▶ ACTIVITY
Each line from the one with "Six cards are" through the last line of the records must be output exactly, both ends included.

▶ THE DATA
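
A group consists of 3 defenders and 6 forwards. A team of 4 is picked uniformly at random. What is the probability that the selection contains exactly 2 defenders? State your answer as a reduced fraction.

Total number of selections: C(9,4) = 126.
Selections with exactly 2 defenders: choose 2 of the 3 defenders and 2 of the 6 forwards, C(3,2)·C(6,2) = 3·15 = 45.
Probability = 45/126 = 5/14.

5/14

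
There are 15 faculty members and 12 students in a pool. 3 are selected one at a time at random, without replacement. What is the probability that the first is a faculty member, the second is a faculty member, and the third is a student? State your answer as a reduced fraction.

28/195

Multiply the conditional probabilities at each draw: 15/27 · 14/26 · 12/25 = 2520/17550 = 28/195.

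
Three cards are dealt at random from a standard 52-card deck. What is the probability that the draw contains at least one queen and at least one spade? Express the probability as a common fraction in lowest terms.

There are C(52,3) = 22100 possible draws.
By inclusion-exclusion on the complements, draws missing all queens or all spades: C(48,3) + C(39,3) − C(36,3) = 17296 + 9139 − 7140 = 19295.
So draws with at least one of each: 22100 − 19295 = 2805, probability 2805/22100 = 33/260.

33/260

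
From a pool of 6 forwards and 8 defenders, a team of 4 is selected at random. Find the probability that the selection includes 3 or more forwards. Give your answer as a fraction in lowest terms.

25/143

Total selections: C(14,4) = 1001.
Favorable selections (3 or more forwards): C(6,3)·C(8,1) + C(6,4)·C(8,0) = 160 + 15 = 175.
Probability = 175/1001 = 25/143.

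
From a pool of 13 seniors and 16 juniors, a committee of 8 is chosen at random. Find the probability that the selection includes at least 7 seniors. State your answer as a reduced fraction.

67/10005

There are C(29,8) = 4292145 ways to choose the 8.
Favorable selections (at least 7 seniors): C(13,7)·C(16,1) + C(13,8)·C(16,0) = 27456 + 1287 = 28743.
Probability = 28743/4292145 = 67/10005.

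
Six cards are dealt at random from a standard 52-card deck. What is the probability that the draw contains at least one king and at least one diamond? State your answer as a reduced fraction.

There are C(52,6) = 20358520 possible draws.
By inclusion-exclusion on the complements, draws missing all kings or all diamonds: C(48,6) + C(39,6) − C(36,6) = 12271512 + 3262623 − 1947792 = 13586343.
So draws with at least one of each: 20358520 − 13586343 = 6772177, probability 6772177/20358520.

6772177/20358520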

▶ WRITTEN ANSWER
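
Six cards are dealt at random from a standard 52-card deck. What is the probability that the draw contains at least one king and at least one diamond? State your answer as a reduced fraction.

There are C(52,6) = 20358520 possible draws.
By inclusion-exclusion on the complements, draws missing all kings or all diamonds: C(48,6) + C(39,6) − C(36,6) = 12271512 + 3262623 − 1947792 = 13586343.
So draws with at least one of each: 20358520 − 13586343 = 6772177, probability 6772177/20358520.

6772177/20358520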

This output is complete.